Take the material below and reproduce, word for word, only the lines from the line with "Part II: Let R1" through the line with "it as a fraction in lowest terms.".

*** EXTRACTED INFORMATION ***

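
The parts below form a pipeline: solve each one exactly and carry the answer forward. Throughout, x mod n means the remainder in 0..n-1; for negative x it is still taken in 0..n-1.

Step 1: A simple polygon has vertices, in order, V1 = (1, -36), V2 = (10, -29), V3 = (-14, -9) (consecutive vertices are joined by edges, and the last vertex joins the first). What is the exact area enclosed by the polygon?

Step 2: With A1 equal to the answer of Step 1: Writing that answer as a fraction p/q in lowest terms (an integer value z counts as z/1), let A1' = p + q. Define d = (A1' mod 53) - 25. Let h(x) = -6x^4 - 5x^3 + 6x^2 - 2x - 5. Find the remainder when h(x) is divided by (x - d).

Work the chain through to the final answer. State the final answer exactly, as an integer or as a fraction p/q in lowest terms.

-35222

Step 1: cross terms: (1*-29 - 10*-36)=331, (10*-9 - -14*-29)=-496, (-14*-36 - 1*-9)=513; twice the area = |348| = 348; area = 174; answer 174
Step 2: A1 = 174; threaded value p + q = 175; d = -9; remainder = value at the root: -6*(-9)^4 - 5*(-9)^3 + 6*(-9)^2 - 2*(-9)^1 - 5 = (-39366) + (3645) + (486) + (18) + (-5) = -35222; answer -35222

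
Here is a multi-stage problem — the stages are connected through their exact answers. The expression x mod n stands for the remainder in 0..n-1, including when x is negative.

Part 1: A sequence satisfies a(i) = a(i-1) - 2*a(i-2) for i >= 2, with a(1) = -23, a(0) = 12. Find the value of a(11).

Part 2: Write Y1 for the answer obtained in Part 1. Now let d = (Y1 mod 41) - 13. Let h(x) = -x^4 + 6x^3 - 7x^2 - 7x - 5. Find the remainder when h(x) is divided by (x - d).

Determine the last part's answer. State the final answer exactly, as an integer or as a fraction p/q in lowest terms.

Part 1: a(2) = 1*(-23) - 2*(12) = -47; iterating: a(2)=-47, a(3)=-1, a(4)=93, a(5)=95, a(6)=-91, a(7)=-281, a(8)=-99, a(9)=463, a(10)=661, a(11)=-265; answer -265
Part 2: Y1 = -265; d = 9; remainder = value at the root: -1*(9)^4 + 6*(9)^3 - 7*(9)^2 - 7*(9)^1 - 5 = (-6561) + (4374) + (-567) + (-63) + (-5) = -2822; answer -2822

-2822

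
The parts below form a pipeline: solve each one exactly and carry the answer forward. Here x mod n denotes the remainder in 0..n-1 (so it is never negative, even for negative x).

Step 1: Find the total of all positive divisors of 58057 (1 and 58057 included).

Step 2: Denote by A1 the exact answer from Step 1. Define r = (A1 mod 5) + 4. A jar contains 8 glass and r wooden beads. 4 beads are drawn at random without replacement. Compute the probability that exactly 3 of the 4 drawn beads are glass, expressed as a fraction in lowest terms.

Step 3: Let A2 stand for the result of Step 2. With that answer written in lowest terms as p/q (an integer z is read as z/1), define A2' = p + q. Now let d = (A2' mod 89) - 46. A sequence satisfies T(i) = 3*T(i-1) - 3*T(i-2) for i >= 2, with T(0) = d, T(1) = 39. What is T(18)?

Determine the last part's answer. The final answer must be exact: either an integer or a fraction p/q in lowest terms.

-531441

Step 1: 58057 is prime, so its only divisors are 1 and 58057; sigma = 1 + 58057 = 58058; answer 58058
Step 2: A1 = 58058; r = 7; total draws C(15,4) = 1365; favorable C(8,3)*C(7,1) = 392; P = 56/195; answer 56/195
Step 3: A2 = 56/195; threaded value p + q = 251; d = 27; T(2) = 3*(39) - 3*(27) = 36; iterating: T(2)=36, T(3)=-9, T(4)=-135, T(5)=-378, T(6)=-729, T(7)=-1053, T(8)=-972, T(9)=243, T(10)=3645, T(11)=10206, T(12)=19683, T(13)=28431, T(14)=26244, T(15)=-6561, T(16)=-98415, T(17)=-275562, T(18)=-531441; answer -531441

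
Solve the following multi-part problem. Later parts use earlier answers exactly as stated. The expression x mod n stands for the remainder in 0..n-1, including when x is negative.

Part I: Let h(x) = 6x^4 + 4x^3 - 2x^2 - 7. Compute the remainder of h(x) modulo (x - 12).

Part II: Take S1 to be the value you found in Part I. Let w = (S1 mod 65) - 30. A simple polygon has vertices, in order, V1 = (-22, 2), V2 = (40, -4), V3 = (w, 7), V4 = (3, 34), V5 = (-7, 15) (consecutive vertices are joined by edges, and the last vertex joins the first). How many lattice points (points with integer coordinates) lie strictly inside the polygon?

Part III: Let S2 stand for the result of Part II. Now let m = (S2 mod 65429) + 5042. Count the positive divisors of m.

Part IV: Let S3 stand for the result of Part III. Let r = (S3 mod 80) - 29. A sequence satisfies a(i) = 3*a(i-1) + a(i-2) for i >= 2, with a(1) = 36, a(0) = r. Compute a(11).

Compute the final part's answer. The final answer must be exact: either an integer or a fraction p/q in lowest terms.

4022391

Part I: remainder = value at the root: 6*(12)^4 + 4*(12)^3 - 2*(12)^2 - 7 = (124416) + (6912) + (-288) + (-7) = 131033; answer 131033
Part II: S1 = 131033; w = 28; cross terms: (-22*-4 - 40*2)=8, (40*7 - 28*-4)=392, (28*34 - 3*7)=931, (3*15 - -7*34)=283, (-7*2 - -22*15)=316; twice the area = |1930| = 1930; area = 965; boundary points = 2 + 1 + 1 + 1 + 1 = 6; strictly interior points = area - boundary/2 + 1 = 963; answer 963
Part III: S2 = 963; m = 6005; 6005 = 5 * 1201; number of divisors = (1+1) * (1+1) = 4; answer 4
Part IV: S3 = 4; r = -25; a(2) = 3*(36) + 1*(-25) = 83; iterating: a(2)=83, a(3)=285, a(4)=938, a(5)=3099, a(6)=10235, a(7)=33804, a(8)=111647, a(9)=368745, a(10)=1217882, a(11)=4022391; answer 4022391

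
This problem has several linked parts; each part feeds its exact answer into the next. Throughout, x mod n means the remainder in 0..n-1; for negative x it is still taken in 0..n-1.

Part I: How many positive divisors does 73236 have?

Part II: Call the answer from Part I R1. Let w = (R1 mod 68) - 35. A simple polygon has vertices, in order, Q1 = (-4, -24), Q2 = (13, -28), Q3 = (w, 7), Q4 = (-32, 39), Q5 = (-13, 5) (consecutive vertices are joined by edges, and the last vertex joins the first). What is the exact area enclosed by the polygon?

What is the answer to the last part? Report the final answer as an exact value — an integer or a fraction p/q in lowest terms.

681/2

Part I: 73236 = 2^2 * 3 * 17 * 359; number of divisors = (2+1) * (1+1) * (1+1) * (1+1) = 24; answer 24
Part II: R1 = 24; w = -11; cross terms: (-4*-28 - 13*-24)=424, (13*7 - -11*-28)=-217, (-11*39 - -32*7)=-205, (-32*5 - -13*39)=347, (-13*-24 - -4*5)=332; twice the area = |681| = 681; area = 681/2; answer 681/2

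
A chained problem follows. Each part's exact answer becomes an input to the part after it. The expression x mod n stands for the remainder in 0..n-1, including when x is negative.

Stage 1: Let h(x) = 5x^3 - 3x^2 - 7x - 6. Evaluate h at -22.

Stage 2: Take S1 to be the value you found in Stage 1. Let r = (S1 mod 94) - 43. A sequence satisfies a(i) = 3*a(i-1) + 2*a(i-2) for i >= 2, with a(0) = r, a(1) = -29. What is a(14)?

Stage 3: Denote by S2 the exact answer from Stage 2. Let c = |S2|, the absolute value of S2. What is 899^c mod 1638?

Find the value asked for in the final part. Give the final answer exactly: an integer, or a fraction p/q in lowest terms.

Stage 1: 5*(-22)^3 - 3*(-22)^2 - 7*(-22)^1 - 6 = (-53240) + (-1452) + (154) + (-6) = -54544; answer -54544
Stage 2: S1 = -54544; r = 27; a(2) = 3*(-29) + 2*(27) = -33; iterating: a(2)=-33, a(3)=-157, a(4)=-537, a(5)=-1925, a(6)=-6849, a(7)=-24397, a(8)=-86889, a(9)=-309461, a(10)=-1102161, a(11)=-3925405, a(12)=-13980537, a(13)=-49792421, a(14)=-177338337; answer -177338337
Stage 3: S2 = -177338337; c = 177338337; squarings mod 1638: 899^1=899, 899^2=667, 899^4=991, 899^8=919, 899^16=991, 899^32=919, 899^64=991, 899^128=919, 899^256=991, 899^512=919, 899^1024=991, 899^2048=919, 899^4096=991, 899^8192=919, 899^16384=991, 899^32768=919, 899^65536=991, 899^131072=919, 899^262144=991, 899^524288=919, 899^1048576=991, 899^2097152=919, 899^4194304=991, 899^8388608=919, 899^16777216=991, 899^33554432=919, 899^67108864=991, 899^134217728=919; 899^177338337 = 899^1 * 899^32 * 899^64 * 899^128 * 899^256 * 899^512 * 899^1024 * 899^4096 * 899^8192 * 899^16384 * 899^32768 * 899^65536 * 899^1048576 * 899^8388608 * 899^33554432 * 899^134217728 = 629 (mod 1638); answer 629

629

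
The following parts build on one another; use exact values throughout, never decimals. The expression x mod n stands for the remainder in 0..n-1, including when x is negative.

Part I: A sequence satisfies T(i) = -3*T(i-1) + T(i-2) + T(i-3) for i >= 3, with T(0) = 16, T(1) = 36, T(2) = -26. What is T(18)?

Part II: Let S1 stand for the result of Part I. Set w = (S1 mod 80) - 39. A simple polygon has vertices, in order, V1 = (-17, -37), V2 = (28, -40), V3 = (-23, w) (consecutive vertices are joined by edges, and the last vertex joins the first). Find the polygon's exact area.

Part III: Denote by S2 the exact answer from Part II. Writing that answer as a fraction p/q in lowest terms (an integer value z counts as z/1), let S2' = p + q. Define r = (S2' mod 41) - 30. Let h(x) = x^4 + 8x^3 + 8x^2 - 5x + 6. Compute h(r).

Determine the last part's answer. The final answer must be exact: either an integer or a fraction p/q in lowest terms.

601356

Part I: T(3) = -3*(-26) + 1*(36) + 1*(16) = 130; iterating: T(3)=130, T(4)=-380, T(5)=1244, T(6)=-3982, T(7)=12810, T(8)=-41168, T(9)=132332, T(10)=-425354, T(11)=1367226, T(12)=-4394700, T(13)=14125972, T(14)=-45405390, T(15)=145947442, T(16)=-469121744, T(17)=1507907284, T(18)=-4846896154; answer -4846896154
Part II: S1 = -4846896154; w = -33; cross terms: (-17*-40 - 28*-37)=1716, (28*-33 - -23*-40)=-1844, (-23*-37 - -17*-33)=290; twice the area = |162| = 162; area = 81; answer 81
Part III: S2 = 81; threaded value p + q = 82; r = -30; 1*(-30)^4 + 8*(-30)^3 + 8*(-30)^2 - 5*(-30)^1 + 6 = (810000) + (-216000) + (7200) + (150) + (6) = 601356; answer 601356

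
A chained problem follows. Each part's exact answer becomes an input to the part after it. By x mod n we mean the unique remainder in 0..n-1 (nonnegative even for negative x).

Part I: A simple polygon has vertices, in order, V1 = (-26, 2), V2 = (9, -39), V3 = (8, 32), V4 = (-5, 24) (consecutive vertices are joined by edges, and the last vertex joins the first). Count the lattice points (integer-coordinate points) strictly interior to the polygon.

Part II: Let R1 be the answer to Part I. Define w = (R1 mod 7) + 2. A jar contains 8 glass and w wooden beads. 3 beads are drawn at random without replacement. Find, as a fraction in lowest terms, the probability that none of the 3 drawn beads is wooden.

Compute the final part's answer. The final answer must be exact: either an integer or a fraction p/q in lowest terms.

Part I: cross terms: (-26*-39 - 9*2)=996, (9*32 - 8*-39)=600, (8*24 - -5*32)=352, (-5*2 - -26*24)=614; twice the area = |2562| = 2562; area = 1281; boundary points = 1 + 1 + 1 + 1 = 4; strictly interior points = area - boundary/2 + 1 = 1280; answer 1280
Part II: R1 = 1280; w = 8; total draws C(16,3) = 560; favorable C(8,3) = 56; P = 1/10; answer 1/10

1/10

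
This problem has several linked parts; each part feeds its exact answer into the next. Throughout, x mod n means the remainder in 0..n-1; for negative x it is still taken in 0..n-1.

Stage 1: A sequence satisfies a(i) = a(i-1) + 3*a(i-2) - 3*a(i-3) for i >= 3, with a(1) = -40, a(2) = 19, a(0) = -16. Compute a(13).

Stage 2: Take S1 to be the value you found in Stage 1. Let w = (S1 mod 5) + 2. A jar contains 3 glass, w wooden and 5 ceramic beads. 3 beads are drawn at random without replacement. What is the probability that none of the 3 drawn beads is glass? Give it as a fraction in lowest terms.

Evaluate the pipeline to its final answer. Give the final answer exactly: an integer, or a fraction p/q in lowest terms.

Stage 1: a(3) = 1*(19) + 3*(-40) - 3*(-16) = -53; iterating: a(3)=-53, a(4)=124, a(5)=-92, a(6)=439, a(7)=-209, a(8)=1384, a(9)=-560, a(10)=4219, a(11)=-1613, a(12)=12724, a(13)=-4772; answer -4772
Stage 2: S1 = -4772; w = 5; total draws C(13,3) = 286; favorable C(10,3) = 120; P = 60/143; answer 60/143

60/143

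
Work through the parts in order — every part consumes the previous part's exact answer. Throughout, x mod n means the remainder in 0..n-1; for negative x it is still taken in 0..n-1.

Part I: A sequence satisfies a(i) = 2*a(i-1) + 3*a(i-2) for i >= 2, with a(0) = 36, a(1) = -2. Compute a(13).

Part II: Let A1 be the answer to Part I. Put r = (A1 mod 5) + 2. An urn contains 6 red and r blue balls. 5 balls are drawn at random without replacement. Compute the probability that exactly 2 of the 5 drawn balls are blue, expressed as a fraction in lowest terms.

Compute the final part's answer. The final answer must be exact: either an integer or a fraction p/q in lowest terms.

100/231

Part I: a(2) = 2*(-2) + 3*(36) = 104; iterating: a(2)=104, a(3)=202, a(4)=716, a(5)=2038, a(6)=6224, a(7)=18562, a(8)=55796, a(9)=167278, a(10)=501944, a(11)=1505722, a(12)=4517276, a(13)=13551718; answer 13551718
Part II: A1 = 13551718; r = 5; total draws C(11,5) = 462; favorable C(5,2)*C(6,3) = 200; P = 100/231; answer 100/231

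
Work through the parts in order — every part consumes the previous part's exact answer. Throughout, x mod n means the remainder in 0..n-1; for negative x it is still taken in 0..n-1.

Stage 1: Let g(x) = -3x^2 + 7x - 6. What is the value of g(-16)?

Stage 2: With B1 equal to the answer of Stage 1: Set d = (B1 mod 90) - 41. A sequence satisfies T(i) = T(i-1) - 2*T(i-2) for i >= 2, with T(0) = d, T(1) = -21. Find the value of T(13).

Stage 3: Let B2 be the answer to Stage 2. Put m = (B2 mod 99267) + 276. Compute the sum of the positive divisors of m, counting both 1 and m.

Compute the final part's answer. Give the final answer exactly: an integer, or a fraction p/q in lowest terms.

Stage 1: -3*(-16)^2 + 7*(-16)^1 - 6 = (-768) + (-112) + (-6) = -886; answer -886
Stage 2: B1 = -886; d = -27; T(2) = 1*(-21) - 2*(-27) = 33; iterating: T(2)=33, T(3)=75, T(4)=9, T(5)=-141, T(6)=-159, T(7)=123, T(8)=441, T(9)=195, T(10)=-687, T(11)=-1077, T(12)=297, T(13)=2451; answer 2451
Stage 3: B2 = 2451; m = 2727; 2727 = 3^3 * 101; sigma = (1 + 3 + 9 + 27) * (1 + 101) = 40 * 102 = 4080; answer 4080

4080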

*** End of EXTRACTED INFORMATION ***

YOUR RESPONSE —
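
Part II: Let R1 be the answer to Part I. Define w = (R1 mod 7) + 2. A jar contains 8 glass and w wooden beads. 3 beads are drawn at random without replacement. Find, as a fraction in lowest terms, the probability that none of the 3 drawn beads is wooden.

Compute the final part's answer. The final answer must be exact: either an integer or a fraction p/q in lowest terms.

Part I: cross terms: (-26*-39 - 9*2)=996, (9*32 - 8*-39)=600, (8*24 - -5*32)=352, (-5*2 - -26*24)=614; twice the area = |2562| = 2562; area = 1281; boundary points = 1 + 1 + 1 + 1 = 4; strictly interior points = area - boundary/2 + 1 = 1280; answer 1280
Part II: R1 = 1280; w = 8; total draws C(16,3) = 560; favorable C(8,3) = 56; P = 1/10; answer 1/10

1/10

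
This problem has several linked parts; each part feeds its exact answer into the next. Throughout, x mod n means the remainder in 0..n-1; for negative x it is still taken in 0..n-1.

Stage 1: A sequence satisfies a(i) = a(i-1) + 3*a(i-2) - 3*a(i-3) for i >= 3, with a(1) = -40, a(2) = 19, a(0) = -16. Compute a(13).

Stage 2: Take S1 to be the value you found in Stage 1. Let w = (S1 mod 5) + 2. A jar contains 3 glass, w wooden and 5 ceramic beads. 3 beads are drawn at random without replacement. What is the probability that none of the 3 drawn beads is glass? Give it as a fraction in lowest terms.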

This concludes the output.